#### Assigned task:
In the data below, the answer is the run of lines from the line containing "Work through this problem with exact arithmetic. A" through the line containing "Solve the following", both included; print it exactly and nothing else.

··· Exercise data ···

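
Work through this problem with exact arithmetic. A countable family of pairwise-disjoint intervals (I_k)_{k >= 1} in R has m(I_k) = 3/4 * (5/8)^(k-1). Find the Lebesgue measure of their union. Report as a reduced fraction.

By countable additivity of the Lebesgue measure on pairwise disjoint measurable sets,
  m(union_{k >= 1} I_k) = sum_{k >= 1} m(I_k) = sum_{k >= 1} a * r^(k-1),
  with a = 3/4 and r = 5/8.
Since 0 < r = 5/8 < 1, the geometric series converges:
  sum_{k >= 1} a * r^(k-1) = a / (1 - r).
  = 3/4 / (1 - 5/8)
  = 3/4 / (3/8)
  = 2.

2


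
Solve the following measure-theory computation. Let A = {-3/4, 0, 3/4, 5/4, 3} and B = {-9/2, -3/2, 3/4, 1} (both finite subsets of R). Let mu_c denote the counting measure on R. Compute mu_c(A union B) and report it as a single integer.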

···
··· Exercise data ···

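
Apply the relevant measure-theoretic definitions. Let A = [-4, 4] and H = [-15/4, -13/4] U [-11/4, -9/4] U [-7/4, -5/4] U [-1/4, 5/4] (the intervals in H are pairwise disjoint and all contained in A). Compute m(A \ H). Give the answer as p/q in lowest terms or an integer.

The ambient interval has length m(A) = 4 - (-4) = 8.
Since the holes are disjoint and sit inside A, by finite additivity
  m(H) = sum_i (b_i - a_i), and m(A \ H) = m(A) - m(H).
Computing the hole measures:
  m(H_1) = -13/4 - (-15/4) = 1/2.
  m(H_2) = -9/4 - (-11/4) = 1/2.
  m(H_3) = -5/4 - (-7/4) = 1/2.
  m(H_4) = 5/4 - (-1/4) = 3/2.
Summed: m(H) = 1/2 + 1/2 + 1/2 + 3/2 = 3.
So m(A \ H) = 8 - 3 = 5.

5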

···
··· Exercise data ···

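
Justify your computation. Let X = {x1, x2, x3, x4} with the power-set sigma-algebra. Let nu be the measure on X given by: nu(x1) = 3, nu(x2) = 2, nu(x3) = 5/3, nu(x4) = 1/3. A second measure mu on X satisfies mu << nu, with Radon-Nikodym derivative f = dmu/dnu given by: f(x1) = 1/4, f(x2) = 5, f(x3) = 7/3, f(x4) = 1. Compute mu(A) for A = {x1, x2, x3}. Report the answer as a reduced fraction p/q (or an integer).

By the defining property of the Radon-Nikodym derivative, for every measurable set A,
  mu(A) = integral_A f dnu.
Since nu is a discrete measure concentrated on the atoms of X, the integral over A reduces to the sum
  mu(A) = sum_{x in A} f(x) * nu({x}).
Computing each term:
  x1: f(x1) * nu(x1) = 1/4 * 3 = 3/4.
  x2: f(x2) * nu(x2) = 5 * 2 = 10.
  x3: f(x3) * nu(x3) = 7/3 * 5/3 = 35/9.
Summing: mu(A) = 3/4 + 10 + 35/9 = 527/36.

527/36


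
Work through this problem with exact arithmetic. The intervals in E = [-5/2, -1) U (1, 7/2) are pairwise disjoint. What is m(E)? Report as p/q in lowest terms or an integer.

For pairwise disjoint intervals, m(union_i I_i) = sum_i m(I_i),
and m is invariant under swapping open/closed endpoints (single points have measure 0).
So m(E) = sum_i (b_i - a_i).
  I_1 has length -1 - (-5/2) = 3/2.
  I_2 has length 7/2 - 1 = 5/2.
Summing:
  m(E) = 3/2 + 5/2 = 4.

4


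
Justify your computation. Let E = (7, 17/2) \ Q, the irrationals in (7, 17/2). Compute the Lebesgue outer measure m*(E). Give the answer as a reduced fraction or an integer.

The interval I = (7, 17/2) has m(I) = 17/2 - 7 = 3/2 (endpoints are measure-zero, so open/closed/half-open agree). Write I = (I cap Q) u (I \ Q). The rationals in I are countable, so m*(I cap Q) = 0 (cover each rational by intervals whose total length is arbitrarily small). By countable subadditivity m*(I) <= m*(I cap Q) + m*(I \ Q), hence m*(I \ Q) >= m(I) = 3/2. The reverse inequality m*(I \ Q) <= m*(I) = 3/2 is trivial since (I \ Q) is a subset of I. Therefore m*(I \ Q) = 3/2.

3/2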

···

#### Written solution:
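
Work through this problem with exact arithmetic. A countable family of pairwise-disjoint intervals (I_k)_{k >= 1} in R has m(I_k) = 3/4 * (5/8)^(k-1). Find the Lebesgue measure of their union. Report as a reduced fraction.

By countable additivity of the Lebesgue measure on pairwise disjoint measurable sets,
  m(union_{k >= 1} I_k) = sum_{k >= 1} m(I_k) = sum_{k >= 1} a * r^(k-1),
  with a = 3/4 and r = 5/8.
Since 0 < r = 5/8 < 1, the geometric series converges:
  sum_{k >= 1} a * r^(k-1) = a / (1 - r).
  = 3/4 / (1 - 5/8)
  = 3/4 / (3/8)
  = 2.

2


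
Solve the following measure-theory computation. Let A = {-3/4, 0, 3/4, 5/4, 3} and B = {-9/2, -3/2, 3/4, 1} (both finite subsets of R). Let mu_c denote the counting measure on R. Compute mu_c(A union B) and report it as a single integer.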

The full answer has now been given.